— Brief —
Below are some records; quote exactly the lines from the one that contains "Waiting times (seconds)" through the one that contains "Let μ have prior N(-6.8, 4.1)", inclusive, and no others.

— Dataset extract —
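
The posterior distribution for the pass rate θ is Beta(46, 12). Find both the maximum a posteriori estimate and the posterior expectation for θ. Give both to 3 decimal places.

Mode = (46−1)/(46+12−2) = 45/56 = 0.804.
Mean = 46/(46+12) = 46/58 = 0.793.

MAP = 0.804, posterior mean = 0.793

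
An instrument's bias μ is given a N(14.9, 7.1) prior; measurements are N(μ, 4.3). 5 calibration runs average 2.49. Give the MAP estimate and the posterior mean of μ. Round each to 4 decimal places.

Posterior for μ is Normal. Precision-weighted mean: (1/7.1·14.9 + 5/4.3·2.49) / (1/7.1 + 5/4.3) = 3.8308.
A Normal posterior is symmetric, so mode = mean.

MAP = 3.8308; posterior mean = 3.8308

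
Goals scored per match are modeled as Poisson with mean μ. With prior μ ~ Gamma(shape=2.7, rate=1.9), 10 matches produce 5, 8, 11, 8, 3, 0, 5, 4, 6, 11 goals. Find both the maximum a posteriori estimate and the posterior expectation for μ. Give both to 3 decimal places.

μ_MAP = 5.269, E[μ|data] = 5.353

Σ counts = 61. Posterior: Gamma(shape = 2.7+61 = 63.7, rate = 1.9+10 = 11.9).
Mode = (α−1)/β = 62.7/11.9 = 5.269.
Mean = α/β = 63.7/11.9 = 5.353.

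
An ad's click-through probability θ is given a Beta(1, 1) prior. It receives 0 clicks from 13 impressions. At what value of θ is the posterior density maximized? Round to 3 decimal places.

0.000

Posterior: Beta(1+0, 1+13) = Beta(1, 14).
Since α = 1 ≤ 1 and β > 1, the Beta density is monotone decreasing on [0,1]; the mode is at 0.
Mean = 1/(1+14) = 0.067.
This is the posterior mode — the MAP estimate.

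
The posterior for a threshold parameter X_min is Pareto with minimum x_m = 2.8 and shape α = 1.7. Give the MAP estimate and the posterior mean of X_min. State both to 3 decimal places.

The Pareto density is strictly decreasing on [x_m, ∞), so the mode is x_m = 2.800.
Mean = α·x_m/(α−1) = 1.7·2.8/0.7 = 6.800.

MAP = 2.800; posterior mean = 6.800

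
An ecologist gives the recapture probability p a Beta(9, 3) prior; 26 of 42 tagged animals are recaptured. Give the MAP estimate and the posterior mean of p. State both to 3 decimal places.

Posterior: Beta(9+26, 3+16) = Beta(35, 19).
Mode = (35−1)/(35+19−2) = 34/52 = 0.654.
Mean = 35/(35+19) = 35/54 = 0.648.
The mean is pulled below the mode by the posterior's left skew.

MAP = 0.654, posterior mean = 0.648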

==

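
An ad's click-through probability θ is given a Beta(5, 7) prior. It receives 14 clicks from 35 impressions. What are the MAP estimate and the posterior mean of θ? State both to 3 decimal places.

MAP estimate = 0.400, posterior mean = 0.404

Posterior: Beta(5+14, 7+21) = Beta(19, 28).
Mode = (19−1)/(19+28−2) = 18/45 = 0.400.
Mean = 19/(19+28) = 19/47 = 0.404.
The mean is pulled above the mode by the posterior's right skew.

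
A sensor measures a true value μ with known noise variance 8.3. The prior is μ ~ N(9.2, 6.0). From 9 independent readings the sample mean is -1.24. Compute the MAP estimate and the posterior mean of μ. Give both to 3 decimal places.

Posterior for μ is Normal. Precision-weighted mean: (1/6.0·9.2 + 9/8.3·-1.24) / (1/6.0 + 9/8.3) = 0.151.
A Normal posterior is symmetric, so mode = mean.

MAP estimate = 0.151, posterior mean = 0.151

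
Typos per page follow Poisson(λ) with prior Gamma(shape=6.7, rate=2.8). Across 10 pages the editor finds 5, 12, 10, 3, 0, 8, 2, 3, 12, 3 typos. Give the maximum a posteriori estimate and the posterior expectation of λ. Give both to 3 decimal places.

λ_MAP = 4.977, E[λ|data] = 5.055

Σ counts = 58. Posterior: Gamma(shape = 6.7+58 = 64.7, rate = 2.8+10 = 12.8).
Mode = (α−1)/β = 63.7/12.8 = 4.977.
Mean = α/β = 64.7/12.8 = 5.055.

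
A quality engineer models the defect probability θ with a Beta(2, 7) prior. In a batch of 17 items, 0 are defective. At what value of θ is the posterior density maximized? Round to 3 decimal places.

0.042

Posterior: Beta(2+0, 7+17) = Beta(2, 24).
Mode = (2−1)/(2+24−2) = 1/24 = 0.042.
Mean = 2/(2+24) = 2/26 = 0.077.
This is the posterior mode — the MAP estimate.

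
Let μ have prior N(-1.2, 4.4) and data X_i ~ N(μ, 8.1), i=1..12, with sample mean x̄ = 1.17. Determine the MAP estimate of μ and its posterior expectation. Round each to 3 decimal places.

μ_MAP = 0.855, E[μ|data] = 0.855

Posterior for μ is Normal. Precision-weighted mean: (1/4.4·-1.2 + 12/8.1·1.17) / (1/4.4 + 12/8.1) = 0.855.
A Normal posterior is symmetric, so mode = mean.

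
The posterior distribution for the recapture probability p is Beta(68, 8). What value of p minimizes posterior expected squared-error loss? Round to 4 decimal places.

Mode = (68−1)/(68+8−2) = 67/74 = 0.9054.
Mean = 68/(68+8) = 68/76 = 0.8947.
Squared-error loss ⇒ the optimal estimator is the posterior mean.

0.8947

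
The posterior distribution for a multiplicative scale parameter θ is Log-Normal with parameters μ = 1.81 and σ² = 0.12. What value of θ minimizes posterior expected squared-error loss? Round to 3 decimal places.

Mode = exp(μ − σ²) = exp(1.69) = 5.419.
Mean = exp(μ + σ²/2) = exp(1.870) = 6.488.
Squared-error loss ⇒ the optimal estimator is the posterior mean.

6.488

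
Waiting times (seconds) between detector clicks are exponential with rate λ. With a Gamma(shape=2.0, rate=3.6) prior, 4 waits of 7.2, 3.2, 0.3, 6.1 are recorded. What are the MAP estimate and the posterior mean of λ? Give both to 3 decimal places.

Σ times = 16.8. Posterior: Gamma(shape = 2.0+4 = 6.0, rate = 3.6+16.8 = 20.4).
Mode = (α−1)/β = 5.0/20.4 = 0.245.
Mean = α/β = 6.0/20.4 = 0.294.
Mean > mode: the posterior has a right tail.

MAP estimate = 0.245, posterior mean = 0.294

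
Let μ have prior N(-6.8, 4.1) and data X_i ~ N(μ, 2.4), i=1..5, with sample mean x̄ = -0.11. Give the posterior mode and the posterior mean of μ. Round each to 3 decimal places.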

— Solved exercise —
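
Waiting times (seconds) between detector clicks are exponential with rate λ. With a Gamma(shape=2.0, rate=3.6) prior, 4 waits of 7.2, 3.2, 0.3, 6.1 are recorded. What are the MAP estimate and the posterior mean of λ? Give both to 3 decimal places.

Σ times = 16.8. Posterior: Gamma(shape = 2.0+4 = 6.0, rate = 3.6+16.8 = 20.4).
Mode = (α−1)/β = 5.0/20.4 = 0.245.
Mean = α/β = 6.0/20.4 = 0.294.
Mean > mode: the posterior has a right tail.

MAP estimate = 0.245, posterior mean = 0.294

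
Let μ have prior N(-6.8, 4.1) and data X_i ~ N(μ, 2.4), i=1..5, with sample mean x̄ = -0.11. Give the posterior mode and the posterior mean of μ. Round each to 3 decimal places.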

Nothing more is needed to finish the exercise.